[Listed records — start]

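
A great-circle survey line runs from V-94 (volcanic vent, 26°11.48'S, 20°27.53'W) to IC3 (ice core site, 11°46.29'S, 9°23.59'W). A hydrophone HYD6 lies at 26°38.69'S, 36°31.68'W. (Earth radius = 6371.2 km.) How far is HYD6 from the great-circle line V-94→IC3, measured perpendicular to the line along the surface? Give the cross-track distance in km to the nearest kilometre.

V-94: φ = -26.19133°, λ = -20.45883°
IC3: φ = -11.77150°, λ = -9.39317°
HYD6: φ = -26.64483°, λ = -36.52800°
δ₁₃ = central angle V-94→HYD6 = 0.251131 rad  (haversine)
θ₁₃ = bearing V-94→HYD6 = 264.613°,  θ₁₂ = bearing V-94→IC3 = 37.943°
dₓₜ = R·arcsin(sin δ₁₃ · sin(θ₁₃ − θ₁₂)) = 6371.2·arcsin(0.24850·sin(226.670°)) = -1158.044 km
|dₓₜ| = 1158.044 km

1158 km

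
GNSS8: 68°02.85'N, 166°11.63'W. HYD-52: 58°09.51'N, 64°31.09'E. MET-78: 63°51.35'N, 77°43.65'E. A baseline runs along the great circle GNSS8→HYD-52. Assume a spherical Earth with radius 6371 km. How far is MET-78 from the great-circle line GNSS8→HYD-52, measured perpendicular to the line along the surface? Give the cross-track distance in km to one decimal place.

322.9 km

GNSS8: φ = +68.04750°, λ = -166.19383°
HYD-52: φ = +58.15850°, λ = +64.51817°
MET-78: φ = +63.85583°, λ = +77.72750°
δ₁₃ = central angle GNSS8→MET-78 = 0.707196 rad  (haversine)
θ₁₃ = bearing GNSS8→MET-78 = 322.472°,  θ₁₂ = bearing GNSS8→HYD-52 = 326.944°
dₓₜ = R·arcsin(sin δ₁₃ · sin(θ₁₃ − θ₁₂)) = 6371·arcsin(0.64970·sin(-4.473°)) = -322.925 km
|dₓₜ| = 322.925 km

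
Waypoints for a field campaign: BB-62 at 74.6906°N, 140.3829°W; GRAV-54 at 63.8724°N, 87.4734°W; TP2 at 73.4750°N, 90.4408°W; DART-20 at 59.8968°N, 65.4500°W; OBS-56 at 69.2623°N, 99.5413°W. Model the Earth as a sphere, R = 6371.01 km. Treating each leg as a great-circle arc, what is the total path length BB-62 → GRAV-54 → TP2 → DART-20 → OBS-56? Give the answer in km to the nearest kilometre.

7096 km

BB-62→GRAV-54: c = 0.359490 rad, d = 2290.31 km
GRAV-54→TP2: c = 0.168601 rad, d = 1074.16 km
TP2→DART-20: c = 0.288422 rad, d = 1837.54 km
DART-20→OBS-56: c = 0.297237 rad, d = 1893.70 km
Total = 2290.31 + 1074.16 + 1837.54 + 1893.70 = 7095.71 km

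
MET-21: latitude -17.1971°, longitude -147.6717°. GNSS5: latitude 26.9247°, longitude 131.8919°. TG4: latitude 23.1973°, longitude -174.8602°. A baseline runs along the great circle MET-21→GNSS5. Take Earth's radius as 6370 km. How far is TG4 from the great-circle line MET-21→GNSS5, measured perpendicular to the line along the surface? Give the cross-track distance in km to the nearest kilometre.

δ₁₃ = central angle MET-21→TG4 = 0.843861 rad  (haversine)
θ₁₃ = bearing MET-21→TG4 = 325.802°,  θ₁₂ = bearing MET-21→GNSS5 = 298.450°
dₓₜ = R·arcsin(sin δ₁₃ · sin(θ₁₃ − θ₁₂)) = 6370·arcsin(0.74721·sin(27.352°)) = 2232.310 km
|dₓₜ| = 2232.310 km

2232 km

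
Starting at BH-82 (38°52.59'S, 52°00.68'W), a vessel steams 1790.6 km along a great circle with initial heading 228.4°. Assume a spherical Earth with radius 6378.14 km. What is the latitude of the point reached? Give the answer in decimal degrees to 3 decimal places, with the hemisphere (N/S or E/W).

BH-82: φ = -38.87650°, λ = -52.01133°
δ = d/R = 1790.6/6378.14 = 0.280740 rad
φ₂ = arcsin(sin φ₁ cos δ + cos φ₁ sin δ cos θ)
   = arcsin(-0.62764·0.96085 + 0.77850·0.27707·-0.66393) = -48.26905°
λ₂ = λ₁ + atan2(sin θ sin δ cos φ₁, cos δ − sin φ₁ sin φ₂) = -70.14696°

48.269°S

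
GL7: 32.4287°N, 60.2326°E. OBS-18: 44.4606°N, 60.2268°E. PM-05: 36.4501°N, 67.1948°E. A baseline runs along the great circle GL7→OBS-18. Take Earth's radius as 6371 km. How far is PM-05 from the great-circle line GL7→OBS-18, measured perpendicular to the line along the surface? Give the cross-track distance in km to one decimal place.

δ₁₃ = central angle GL7→PM-05 = 0.122292 rad  (haversine)
θ₁₃ = bearing GL7→PM-05 = 53.061°,  θ₁₂ = bearing GL7→OBS-18 = 359.980°
dₓₜ = R·arcsin(sin δ₁₃ · sin(θ₁₃ − θ₁₂)) = 6371·arcsin(0.12199·sin(-306.919°)) = 622.335 km
|dₓₜ| = 622.335 km

622.3 km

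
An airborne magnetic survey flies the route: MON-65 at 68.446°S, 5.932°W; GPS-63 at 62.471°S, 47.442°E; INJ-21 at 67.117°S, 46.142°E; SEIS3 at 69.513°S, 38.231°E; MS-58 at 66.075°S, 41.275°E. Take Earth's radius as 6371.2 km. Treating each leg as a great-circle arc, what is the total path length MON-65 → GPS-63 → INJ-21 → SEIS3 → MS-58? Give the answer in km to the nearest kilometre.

MON-65→GPS-63: c = 0.386941 rad, d = 2465.28 km
GPS-63→INJ-21: c = 0.081657 rad, d = 520.25 km
INJ-21→SEIS3: c = 0.065882 rad, d = 419.75 km
SEIS3→MS-58: c = 0.063256 rad, d = 403.02 km
Total = 2465.28 + 520.25 + 419.75 + 403.02 = 3808.30 km

3808 km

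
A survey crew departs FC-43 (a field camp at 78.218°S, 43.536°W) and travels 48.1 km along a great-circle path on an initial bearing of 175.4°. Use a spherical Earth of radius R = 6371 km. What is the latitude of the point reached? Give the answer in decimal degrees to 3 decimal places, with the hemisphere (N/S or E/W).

78.649°S

δ = d/R = 48.1/6371 = 0.007550 rad
φ₂ = arcsin(sin φ₁ cos δ + cos φ₁ sin δ cos θ)
   = arcsin(-0.97893·0.99997 + 0.20419·0.00755·-0.99678) = -78.64913°
λ₂ = λ₁ + atan2(sin θ sin δ cos φ₁, cos δ − sin φ₁ sin φ₂) = -43.35974°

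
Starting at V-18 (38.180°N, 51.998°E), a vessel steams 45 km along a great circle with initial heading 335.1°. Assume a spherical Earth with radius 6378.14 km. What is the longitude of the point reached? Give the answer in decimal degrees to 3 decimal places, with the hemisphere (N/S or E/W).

51.780°E

δ = d/R = 45/6378.14 = 0.007055 rad
φ₂ = arcsin(sin φ₁ cos δ + cos φ₁ sin δ cos θ)
   = arcsin(0.61813·0.99998 + 0.78607·0.00706·0.90704) = 38.54646°
λ₂ = λ₁ + atan2(sin θ sin δ cos φ₁, cos δ − sin φ₁ sin φ₂) = 51.78038°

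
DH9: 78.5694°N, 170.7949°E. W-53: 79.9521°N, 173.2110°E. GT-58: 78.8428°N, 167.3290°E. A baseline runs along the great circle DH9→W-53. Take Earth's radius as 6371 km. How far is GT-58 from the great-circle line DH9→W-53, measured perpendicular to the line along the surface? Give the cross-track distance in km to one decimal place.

80.8 km

δ₁₃ = central angle DH9→GT-58 = 0.012769 rad  (haversine)
θ₁₃ = bearing DH9→GT-58 = 293.632°,  θ₁₂ = bearing DH9→W-53 = 16.851°
dₓₜ = R·arcsin(sin δ₁₃ · sin(θ₁₃ − θ₁₂)) = 6371·arcsin(0.01277·sin(276.781°)) = -80.784 km
|dₓₜ| = 80.784 km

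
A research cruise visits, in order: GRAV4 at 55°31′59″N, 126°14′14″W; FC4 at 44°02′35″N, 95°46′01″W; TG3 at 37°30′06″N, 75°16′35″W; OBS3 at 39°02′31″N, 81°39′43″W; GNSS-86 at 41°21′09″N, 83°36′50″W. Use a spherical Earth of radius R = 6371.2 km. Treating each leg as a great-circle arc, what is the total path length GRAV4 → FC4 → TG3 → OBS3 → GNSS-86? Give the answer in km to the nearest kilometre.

GRAV4: φ = +55.53306°, λ = -126.23722°
FC4: φ = +44.04306°, λ = -95.76694°
TG3: φ = +37.50167°, λ = -75.27639°
OBS3: φ = +39.04194°, λ = -81.66194°
GNSS-86: φ = +41.35250°, λ = -83.61389°
GRAV4→FC4: c = 0.392967 rad, d = 2503.67 km
FC4→TG3: c = 0.292905 rad, d = 1866.16 km
TG3→OBS3: c = 0.091509 rad, d = 583.02 km
OBS3→GNSS-86: c = 0.047990 rad, d = 305.76 km
Total = 2503.67 + 1866.16 + 583.02 + 305.76 = 5258.60 km

5259 km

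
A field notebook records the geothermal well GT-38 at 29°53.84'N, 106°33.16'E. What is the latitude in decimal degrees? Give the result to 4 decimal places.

29.8973°N

29° + 53.84′/60 = 29 + 0.89733 = 29.8973°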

[Listed records — finish]

- [Task requirements]: Set down exactly the line that holds "A field notebook" and all lines after it to the end of the data.

- [Expected answer]:
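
A field notebook records the geothermal well GT-38 at 29°53.84'N, 106°33.16'E. What is the latitude in decimal degrees? Give the result to 4 decimal places.

29.8973°N

29° + 53.84′/60 = 29 + 0.89733 = 29.8973°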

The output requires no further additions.